- INPUT DATA:
>>>
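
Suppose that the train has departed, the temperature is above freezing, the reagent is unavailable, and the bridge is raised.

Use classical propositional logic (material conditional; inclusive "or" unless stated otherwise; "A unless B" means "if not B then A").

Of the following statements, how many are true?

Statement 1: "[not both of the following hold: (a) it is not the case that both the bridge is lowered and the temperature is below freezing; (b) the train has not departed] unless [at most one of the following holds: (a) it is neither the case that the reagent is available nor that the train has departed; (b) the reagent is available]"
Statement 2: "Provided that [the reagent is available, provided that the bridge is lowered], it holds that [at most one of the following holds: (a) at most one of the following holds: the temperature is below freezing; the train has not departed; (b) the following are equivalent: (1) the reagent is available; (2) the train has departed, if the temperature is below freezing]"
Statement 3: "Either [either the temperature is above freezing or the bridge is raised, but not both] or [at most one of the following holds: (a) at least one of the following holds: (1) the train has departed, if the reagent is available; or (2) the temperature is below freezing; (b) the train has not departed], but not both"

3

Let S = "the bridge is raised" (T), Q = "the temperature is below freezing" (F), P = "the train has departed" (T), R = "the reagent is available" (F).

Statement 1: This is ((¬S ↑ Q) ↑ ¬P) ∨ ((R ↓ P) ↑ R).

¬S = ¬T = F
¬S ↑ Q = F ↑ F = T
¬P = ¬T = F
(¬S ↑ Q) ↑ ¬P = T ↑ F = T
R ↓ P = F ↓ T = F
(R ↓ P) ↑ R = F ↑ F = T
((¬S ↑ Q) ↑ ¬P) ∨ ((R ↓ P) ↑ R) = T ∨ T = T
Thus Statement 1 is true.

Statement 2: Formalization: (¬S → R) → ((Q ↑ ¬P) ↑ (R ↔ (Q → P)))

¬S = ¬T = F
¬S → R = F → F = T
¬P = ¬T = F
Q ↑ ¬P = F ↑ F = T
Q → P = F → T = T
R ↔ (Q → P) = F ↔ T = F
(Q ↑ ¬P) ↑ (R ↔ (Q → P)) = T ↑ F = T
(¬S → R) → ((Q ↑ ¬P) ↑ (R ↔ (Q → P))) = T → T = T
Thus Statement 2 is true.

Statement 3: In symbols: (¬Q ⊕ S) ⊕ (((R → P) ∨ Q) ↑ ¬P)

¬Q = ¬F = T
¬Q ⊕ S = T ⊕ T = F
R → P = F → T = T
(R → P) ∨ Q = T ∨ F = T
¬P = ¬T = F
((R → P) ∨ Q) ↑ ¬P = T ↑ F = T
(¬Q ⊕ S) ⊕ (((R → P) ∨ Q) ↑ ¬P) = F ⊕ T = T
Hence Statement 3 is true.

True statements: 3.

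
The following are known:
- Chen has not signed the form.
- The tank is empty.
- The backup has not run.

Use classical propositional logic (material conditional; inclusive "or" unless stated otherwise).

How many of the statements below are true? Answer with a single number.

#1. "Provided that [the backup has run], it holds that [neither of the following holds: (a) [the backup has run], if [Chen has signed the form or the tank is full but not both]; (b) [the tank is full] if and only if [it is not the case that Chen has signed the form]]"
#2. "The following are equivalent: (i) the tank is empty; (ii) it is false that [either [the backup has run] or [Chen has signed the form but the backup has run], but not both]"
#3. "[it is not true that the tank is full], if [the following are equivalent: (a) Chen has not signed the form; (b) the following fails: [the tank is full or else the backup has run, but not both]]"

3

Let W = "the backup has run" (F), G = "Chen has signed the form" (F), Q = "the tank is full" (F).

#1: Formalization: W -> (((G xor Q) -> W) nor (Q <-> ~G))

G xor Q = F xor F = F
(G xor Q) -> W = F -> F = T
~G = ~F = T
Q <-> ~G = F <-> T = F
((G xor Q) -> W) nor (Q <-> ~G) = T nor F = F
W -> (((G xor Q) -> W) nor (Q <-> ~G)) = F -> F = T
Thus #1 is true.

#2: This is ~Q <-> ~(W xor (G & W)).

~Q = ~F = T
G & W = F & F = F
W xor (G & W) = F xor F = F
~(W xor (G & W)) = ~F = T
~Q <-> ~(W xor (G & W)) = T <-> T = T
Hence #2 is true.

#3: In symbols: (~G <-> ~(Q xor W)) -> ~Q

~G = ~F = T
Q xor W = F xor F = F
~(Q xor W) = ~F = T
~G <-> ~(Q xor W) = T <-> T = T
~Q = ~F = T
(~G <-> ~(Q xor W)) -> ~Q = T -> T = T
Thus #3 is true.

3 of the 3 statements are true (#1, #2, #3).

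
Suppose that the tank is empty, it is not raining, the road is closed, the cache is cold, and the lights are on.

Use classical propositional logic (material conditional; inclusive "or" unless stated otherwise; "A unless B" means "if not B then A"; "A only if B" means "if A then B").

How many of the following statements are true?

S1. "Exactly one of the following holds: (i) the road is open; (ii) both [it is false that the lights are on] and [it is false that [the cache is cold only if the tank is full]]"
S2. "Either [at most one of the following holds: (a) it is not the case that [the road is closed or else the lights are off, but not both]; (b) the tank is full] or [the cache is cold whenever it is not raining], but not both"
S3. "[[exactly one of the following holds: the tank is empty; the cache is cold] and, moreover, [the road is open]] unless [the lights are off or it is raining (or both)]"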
<<<
- REQUIRED ACTION: Quote each line of the data above exactly as written.

- EXERCISE OUTPUT:
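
Suppose that the train has departed, the temperature is above freezing, the reagent is unavailable, and the bridge is raised.

Use classical propositional logic (material conditional; inclusive "or" unless stated otherwise; "A unless B" means "if not B then A").

Of the following statements, how many are true?

Statement 1: "[not both of the following hold: (a) it is not the case that both the bridge is lowered and the temperature is below freezing; (b) the train has not departed] unless [at most one of the following holds: (a) it is neither the case that the reagent is available nor that the train has departed; (b) the reagent is available]"
Statement 2: "Provided that [the reagent is available, provided that the bridge is lowered], it holds that [at most one of the following holds: (a) at most one of the following holds: the temperature is below freezing; the train has not departed; (b) the following are equivalent: (1) the reagent is available; (2) the train has departed, if the temperature is below freezing]"
Statement 3: "Either [either the temperature is above freezing or the bridge is raised, but not both] or [at most one of the following holds: (a) at least one of the following holds: (1) the train has departed, if the reagent is available; or (2) the temperature is below freezing; (b) the train has not departed], but not both"

3

Let S = "the bridge is raised" (T), Q = "the temperature is below freezing" (F), P = "the train has departed" (T), R = "the reagent is available" (F).

Statement 1: This is ((¬S ↑ Q) ↑ ¬P) ∨ ((R ↓ P) ↑ R).

¬S = ¬T = F
¬S ↑ Q = F ↑ F = T
¬P = ¬T = F
(¬S ↑ Q) ↑ ¬P = T ↑ F = T
R ↓ P = F ↓ T = F
(R ↓ P) ↑ R = F ↑ F = T
((¬S ↑ Q) ↑ ¬P) ∨ ((R ↓ P) ↑ R) = T ∨ T = T
Thus Statement 1 is true.

Statement 2: Formalization: (¬S → R) → ((Q ↑ ¬P) ↑ (R ↔ (Q → P)))

¬S = ¬T = F
¬S → R = F → F = T
¬P = ¬T = F
Q ↑ ¬P = F ↑ F = T
Q → P = F → T = T
R ↔ (Q → P) = F ↔ T = F
(Q ↑ ¬P) ↑ (R ↔ (Q → P)) = T ↑ F = T
(¬S → R) → ((Q ↑ ¬P) ↑ (R ↔ (Q → P))) = T → T = T
Thus Statement 2 is true.

Statement 3: In symbols: (¬Q ⊕ S) ⊕ (((R → P) ∨ Q) ↑ ¬P)

¬Q = ¬F = T
¬Q ⊕ S = T ⊕ T = F
R → P = F → T = T
(R → P) ∨ Q = T ∨ F = T
¬P = ¬T = F
((R → P) ∨ Q) ↑ ¬P = T ↑ F = T
(¬Q ⊕ S) ⊕ (((R → P) ∨ Q) ↑ ¬P) = F ⊕ T = T
Hence Statement 3 is true.

True statements: 3.

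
The following are known:
- Chen has not signed the form.
- The tank is empty.
- The backup has not run.

Use classical propositional logic (material conditional; inclusive "or" unless stated otherwise).

How many of the statements below are true? Answer with a single number.

#1. "Provided that [the backup has run], it holds that [neither of the following holds: (a) [the backup has run], if [Chen has signed the form or the tank is full but not both]; (b) [the tank is full] if and only if [it is not the case that Chen has signed the form]]"
#2. "The following are equivalent: (i) the tank is empty; (ii) it is false that [either [the backup has run] or [Chen has signed the form but the backup has run], but not both]"
#3. "[it is not true that the tank is full], if [the following are equivalent: (a) Chen has not signed the form; (b) the following fails: [the tank is full or else the backup has run, but not both]]"

3

Let W = "the backup has run" (F), G = "Chen has signed the form" (F), Q = "the tank is full" (F).

#1: Formalization: W -> (((G xor Q) -> W) nor (Q <-> ~G))

G xor Q = F xor F = F
(G xor Q) -> W = F -> F = T
~G = ~F = T
Q <-> ~G = F <-> T = F
((G xor Q) -> W) nor (Q <-> ~G) = T nor F = F
W -> (((G xor Q) -> W) nor (Q <-> ~G)) = F -> F = T
Thus #1 is true.

#2: This is ~Q <-> ~(W xor (G & W)).

~Q = ~F = T
G & W = F & F = F
W xor (G & W) = F xor F = F
~(W xor (G & W)) = ~F = T
~Q <-> ~(W xor (G & W)) = T <-> T = T
Hence #2 is true.

#3: In symbols: (~G <-> ~(Q xor W)) -> ~Q

~G = ~F = T
Q xor W = F xor F = F
~(Q xor W) = ~F = T
~G <-> ~(Q xor W) = T <-> T = T
~Q = ~F = T
(~G <-> ~(Q xor W)) -> ~Q = T -> T = T
Thus #3 is true.

3 of the 3 statements are true (#1, #2, #3).

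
Suppose that the tank is empty, it is not raining, the road is closed, the cache is cold, and the lights are on.

Use classical propositional logic (material conditional; inclusive "or" unless stated otherwise; "A unless B" means "if not B then A"; "A only if B" means "if A then B").

How many of the following statements are true?

S1. "Exactly one of the following holds: (i) the road is open; (ii) both [it is false that the lights are on] and [it is false that [the cache is cold only if the tank is full]]"
S2. "Either [at most one of the following holds: (a) it is not the case that [the road is closed or else the lights are off, but not both]; (b) the tank is full] or [the cache is cold whenever it is not raining], but not both"
S3. "[[exactly one of the following holds: the tank is empty; the cache is cold] and, moreover, [the road is open]] unless [the lights are off or it is raining (or both)]"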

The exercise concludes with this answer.